(Saved data entries)
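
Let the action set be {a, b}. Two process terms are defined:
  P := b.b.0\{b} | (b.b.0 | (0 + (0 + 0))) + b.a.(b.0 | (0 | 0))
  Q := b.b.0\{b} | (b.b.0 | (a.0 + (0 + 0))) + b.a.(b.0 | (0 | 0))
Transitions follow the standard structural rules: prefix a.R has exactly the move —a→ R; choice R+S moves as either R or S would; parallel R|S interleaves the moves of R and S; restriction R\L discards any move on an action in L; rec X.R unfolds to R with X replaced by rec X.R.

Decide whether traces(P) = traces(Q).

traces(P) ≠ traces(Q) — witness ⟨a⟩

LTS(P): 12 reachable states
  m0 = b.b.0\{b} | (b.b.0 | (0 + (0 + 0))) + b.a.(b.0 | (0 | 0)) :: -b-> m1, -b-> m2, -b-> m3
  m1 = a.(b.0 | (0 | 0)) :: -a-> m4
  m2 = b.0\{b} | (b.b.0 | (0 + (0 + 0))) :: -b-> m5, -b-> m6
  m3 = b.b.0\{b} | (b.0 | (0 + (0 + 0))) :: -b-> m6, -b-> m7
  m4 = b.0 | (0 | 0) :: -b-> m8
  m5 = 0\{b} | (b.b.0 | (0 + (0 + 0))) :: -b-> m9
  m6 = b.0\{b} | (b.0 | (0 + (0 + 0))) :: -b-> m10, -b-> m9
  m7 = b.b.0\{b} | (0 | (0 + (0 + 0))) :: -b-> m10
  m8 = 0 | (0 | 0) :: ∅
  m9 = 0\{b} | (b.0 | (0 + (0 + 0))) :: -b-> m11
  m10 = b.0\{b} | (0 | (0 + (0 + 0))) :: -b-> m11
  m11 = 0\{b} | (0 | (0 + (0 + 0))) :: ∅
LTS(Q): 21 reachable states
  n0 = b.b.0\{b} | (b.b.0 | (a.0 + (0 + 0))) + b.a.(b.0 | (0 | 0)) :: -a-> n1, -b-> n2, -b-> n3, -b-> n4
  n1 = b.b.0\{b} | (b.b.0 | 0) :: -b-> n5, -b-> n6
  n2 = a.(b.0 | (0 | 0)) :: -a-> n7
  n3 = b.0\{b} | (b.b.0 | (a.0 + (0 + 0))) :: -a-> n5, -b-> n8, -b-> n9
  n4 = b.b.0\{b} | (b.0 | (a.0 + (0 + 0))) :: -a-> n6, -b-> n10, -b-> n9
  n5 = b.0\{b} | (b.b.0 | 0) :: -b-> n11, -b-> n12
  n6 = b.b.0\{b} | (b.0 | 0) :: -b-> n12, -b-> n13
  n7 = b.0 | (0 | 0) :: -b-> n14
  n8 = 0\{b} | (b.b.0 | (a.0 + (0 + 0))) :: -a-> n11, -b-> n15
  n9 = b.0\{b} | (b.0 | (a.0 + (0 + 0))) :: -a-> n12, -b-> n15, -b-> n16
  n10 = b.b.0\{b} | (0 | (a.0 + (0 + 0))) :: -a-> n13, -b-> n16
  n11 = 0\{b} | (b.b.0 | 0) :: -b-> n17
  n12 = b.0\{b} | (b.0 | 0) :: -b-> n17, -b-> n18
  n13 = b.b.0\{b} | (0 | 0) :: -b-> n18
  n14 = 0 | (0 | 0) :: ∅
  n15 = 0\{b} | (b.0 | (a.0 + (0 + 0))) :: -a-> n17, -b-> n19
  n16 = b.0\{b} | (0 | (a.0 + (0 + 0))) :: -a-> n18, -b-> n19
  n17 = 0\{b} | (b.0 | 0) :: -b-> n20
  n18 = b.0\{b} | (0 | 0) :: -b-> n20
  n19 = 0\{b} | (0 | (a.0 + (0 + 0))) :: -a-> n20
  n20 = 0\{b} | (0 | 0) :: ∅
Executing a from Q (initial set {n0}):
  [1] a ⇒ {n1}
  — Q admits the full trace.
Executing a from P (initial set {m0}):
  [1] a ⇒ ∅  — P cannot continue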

▶ [ACTIVITY]:
What you return must match the entries exactly, word for word.

▶ [ANSWER]:
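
Let the action set be {a, b}. Two process terms are defined:
  P := b.b.0\{b} | (b.b.0 | (0 + (0 + 0))) + b.a.(b.0 | (0 | 0))
  Q := b.b.0\{b} | (b.b.0 | (a.0 + (0 + 0))) + b.a.(b.0 | (0 | 0))
Transitions follow the standard structural rules: prefix a.R has exactly the move —a→ R; choice R+S moves as either R or S would; parallel R|S interleaves the moves of R and S; restriction R\L discards any move on an action in L; rec X.R unfolds to R with X replaced by rec X.R.

Decide whether traces(P) = traces(Q).

traces(P) ≠ traces(Q) — witness ⟨a⟩

LTS(P): 12 reachable states
  m0 = b.b.0\{b} | (b.b.0 | (0 + (0 + 0))) + b.a.(b.0 | (0 | 0)) :: -b-> m1, -b-> m2, -b-> m3
  m1 = a.(b.0 | (0 | 0)) :: -a-> m4
  m2 = b.0\{b} | (b.b.0 | (0 + (0 + 0))) :: -b-> m5, -b-> m6
  m3 = b.b.0\{b} | (b.0 | (0 + (0 + 0))) :: -b-> m6, -b-> m7
  m4 = b.0 | (0 | 0) :: -b-> m8
  m5 = 0\{b} | (b.b.0 | (0 + (0 + 0))) :: -b-> m9
  m6 = b.0\{b} | (b.0 | (0 + (0 + 0))) :: -b-> m10, -b-> m9
  m7 = b.b.0\{b} | (0 | (0 + (0 + 0))) :: -b-> m10
  m8 = 0 | (0 | 0) :: ∅
  m9 = 0\{b} | (b.0 | (0 + (0 + 0))) :: -b-> m11
  m10 = b.0\{b} | (0 | (0 + (0 + 0))) :: -b-> m11
  m11 = 0\{b} | (0 | (0 + (0 + 0))) :: ∅
LTS(Q): 21 reachable states
  n0 = b.b.0\{b} | (b.b.0 | (a.0 + (0 + 0))) + b.a.(b.0 | (0 | 0)) :: -a-> n1, -b-> n2, -b-> n3, -b-> n4
  n1 = b.b.0\{b} | (b.b.0 | 0) :: -b-> n5, -b-> n6
  n2 = a.(b.0 | (0 | 0)) :: -a-> n7
  n3 = b.0\{b} | (b.b.0 | (a.0 + (0 + 0))) :: -a-> n5, -b-> n8, -b-> n9
  n4 = b.b.0\{b} | (b.0 | (a.0 + (0 + 0))) :: -a-> n6, -b-> n10, -b-> n9
  n5 = b.0\{b} | (b.b.0 | 0) :: -b-> n11, -b-> n12
  n6 = b.b.0\{b} | (b.0 | 0) :: -b-> n12, -b-> n13
  n7 = b.0 | (0 | 0) :: -b-> n14
  n8 = 0\{b} | (b.b.0 | (a.0 + (0 + 0))) :: -a-> n11, -b-> n15
  n9 = b.0\{b} | (b.0 | (a.0 + (0 + 0))) :: -a-> n12, -b-> n15, -b-> n16
  n10 = b.b.0\{b} | (0 | (a.0 + (0 + 0))) :: -a-> n13, -b-> n16
  n11 = 0\{b} | (b.b.0 | 0) :: -b-> n17
  n12 = b.0\{b} | (b.0 | 0) :: -b-> n17, -b-> n18
  n13 = b.b.0\{b} | (0 | 0) :: -b-> n18
  n14 = 0 | (0 | 0) :: ∅
  n15 = 0\{b} | (b.0 | (a.0 + (0 + 0))) :: -a-> n17, -b-> n19
  n16 = b.0\{b} | (0 | (a.0 + (0 + 0))) :: -a-> n18, -b-> n19
  n17 = 0\{b} | (b.0 | 0) :: -b-> n20
  n18 = b.0\{b} | (0 | 0) :: -b-> n20
  n19 = 0\{b} | (0 | (a.0 + (0 + 0))) :: -a-> n20
  n20 = 0\{b} | (0 | 0) :: ∅
Executing a from Q (initial set {n0}):
  [1] a ⇒ {n1}
  — Q admits the full trace.
Executing a from P (initial set {m0}):
  [1] a ⇒ ∅  — P cannot continue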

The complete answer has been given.